> Work to complete
Could each record be restated word for word?

=== Exercise data ===

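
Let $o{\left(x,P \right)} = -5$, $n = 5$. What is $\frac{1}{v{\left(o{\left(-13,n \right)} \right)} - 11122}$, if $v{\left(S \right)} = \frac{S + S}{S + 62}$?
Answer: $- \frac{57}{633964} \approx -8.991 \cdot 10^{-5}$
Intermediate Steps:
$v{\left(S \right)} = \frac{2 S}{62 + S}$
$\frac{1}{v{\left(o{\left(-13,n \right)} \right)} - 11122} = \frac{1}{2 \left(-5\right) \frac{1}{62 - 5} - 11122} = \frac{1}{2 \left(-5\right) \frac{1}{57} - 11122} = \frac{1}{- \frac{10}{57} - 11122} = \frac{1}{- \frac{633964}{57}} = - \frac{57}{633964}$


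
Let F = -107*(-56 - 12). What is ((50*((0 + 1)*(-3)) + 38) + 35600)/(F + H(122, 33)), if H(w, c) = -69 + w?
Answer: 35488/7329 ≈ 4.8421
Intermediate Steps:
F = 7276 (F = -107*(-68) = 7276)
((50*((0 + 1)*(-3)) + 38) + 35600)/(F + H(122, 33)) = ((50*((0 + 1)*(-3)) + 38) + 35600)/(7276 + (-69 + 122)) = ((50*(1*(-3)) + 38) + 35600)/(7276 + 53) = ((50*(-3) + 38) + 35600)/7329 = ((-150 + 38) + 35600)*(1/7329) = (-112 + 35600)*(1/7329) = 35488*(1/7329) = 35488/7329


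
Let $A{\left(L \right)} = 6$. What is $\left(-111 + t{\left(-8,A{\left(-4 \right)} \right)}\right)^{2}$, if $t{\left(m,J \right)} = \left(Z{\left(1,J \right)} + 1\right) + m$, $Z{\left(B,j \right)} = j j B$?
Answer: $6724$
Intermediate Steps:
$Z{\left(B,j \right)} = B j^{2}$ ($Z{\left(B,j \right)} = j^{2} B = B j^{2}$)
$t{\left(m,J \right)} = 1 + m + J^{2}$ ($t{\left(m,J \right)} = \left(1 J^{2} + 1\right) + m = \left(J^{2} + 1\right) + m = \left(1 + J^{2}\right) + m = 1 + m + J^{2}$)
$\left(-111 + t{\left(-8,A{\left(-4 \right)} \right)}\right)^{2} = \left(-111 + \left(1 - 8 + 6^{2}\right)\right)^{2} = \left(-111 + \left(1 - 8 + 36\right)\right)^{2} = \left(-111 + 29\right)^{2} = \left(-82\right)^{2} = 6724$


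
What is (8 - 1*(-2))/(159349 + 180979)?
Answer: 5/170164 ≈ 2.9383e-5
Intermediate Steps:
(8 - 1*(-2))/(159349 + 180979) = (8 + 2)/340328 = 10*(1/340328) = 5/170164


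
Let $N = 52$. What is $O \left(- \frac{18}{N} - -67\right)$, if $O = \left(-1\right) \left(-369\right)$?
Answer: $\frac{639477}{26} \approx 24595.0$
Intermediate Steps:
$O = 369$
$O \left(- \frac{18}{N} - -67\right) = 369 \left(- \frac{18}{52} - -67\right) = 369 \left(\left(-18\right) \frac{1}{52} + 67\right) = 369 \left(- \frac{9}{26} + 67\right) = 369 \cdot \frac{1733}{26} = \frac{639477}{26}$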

===

> Exercise answer
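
Let $o{\left(x,P \right)} = -5$, $n = 5$. What is $\frac{1}{v{\left(o{\left(-13,n \right)} \right)} - 11122}$, if $v{\left(S \right)} = \frac{S + S}{S + 62}$?
Answer: $- \frac{57}{633964} \approx -8.991 \cdot 10^{-5}$
Intermediate Steps:
$v{\left(S \right)} = \frac{2 S}{62 + S}$
$\frac{1}{v{\left(o{\left(-13,n \right)} \right)} - 11122} = \frac{1}{2 \left(-5\right) \frac{1}{62 - 5} - 11122} = \frac{1}{2 \left(-5\right) \frac{1}{57} - 11122} = \frac{1}{- \frac{10}{57} - 11122} = \frac{1}{- \frac{633964}{57}} = - \frac{57}{633964}$


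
Let F = -107*(-56 - 12). What is ((50*((0 + 1)*(-3)) + 38) + 35600)/(F + H(122, 33)), if H(w, c) = -69 + w?
Answer: 35488/7329 ≈ 4.8421
Intermediate Steps:
F = 7276 (F = -107*(-68) = 7276)
((50*((0 + 1)*(-3)) + 38) + 35600)/(F + H(122, 33)) = ((50*((0 + 1)*(-3)) + 38) + 35600)/(7276 + (-69 + 122)) = ((50*(1*(-3)) + 38) + 35600)/(7276 + 53) = ((50*(-3) + 38) + 35600)/7329 = ((-150 + 38) + 35600)*(1/7329) = (-112 + 35600)*(1/7329) = 35488*(1/7329) = 35488/7329


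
Let $A{\left(L \right)} = 6$. What is $\left(-111 + t{\left(-8,A{\left(-4 \right)} \right)}\right)^{2}$, if $t{\left(m,J \right)} = \left(Z{\left(1,J \right)} + 1\right) + m$, $Z{\left(B,j \right)} = j j B$?
Answer: $6724$
Intermediate Steps:
$Z{\left(B,j \right)} = B j^{2}$ ($Z{\left(B,j \right)} = j^{2} B = B j^{2}$)
$t{\left(m,J \right)} = 1 + m + J^{2}$ ($t{\left(m,J \right)} = \left(1 J^{2} + 1\right) + m = \left(J^{2} + 1\right) + m = \left(1 + J^{2}\right) + m = 1 + m + J^{2}$)
$\left(-111 + t{\left(-8,A{\left(-4 \right)} \right)}\right)^{2} = \left(-111 + \left(1 - 8 + 6^{2}\right)\right)^{2} = \left(-111 + \left(1 - 8 + 36\right)\right)^{2} = \left(-111 + 29\right)^{2} = \left(-82\right)^{2} = 6724$


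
What is (8 - 1*(-2))/(159349 + 180979)?
Answer: 5/170164 ≈ 2.9383e-5
Intermediate Steps:
(8 - 1*(-2))/(159349 + 180979) = (8 + 2)/340328 = 10*(1/340328) = 5/170164


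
Let $N = 52$. What is $O \left(- \frac{18}{N} - -67\right)$, if $O = \left(-1\right) \left(-369\right)$?
Answer: $\frac{639477}{26} \approx 24595.0$
Intermediate Steps:
$O = 369$
$O \left(- \frac{18}{N} - -67\right) = 369 \left(- \frac{18}{52} - -67\right) = 369 \left(\left(-18\right) \frac{1}{52} + 67\right) = 369 \left(- \frac{9}{26} + 67\right) = 369 \cdot \frac{1733}{26} = \frac{639477}{26}$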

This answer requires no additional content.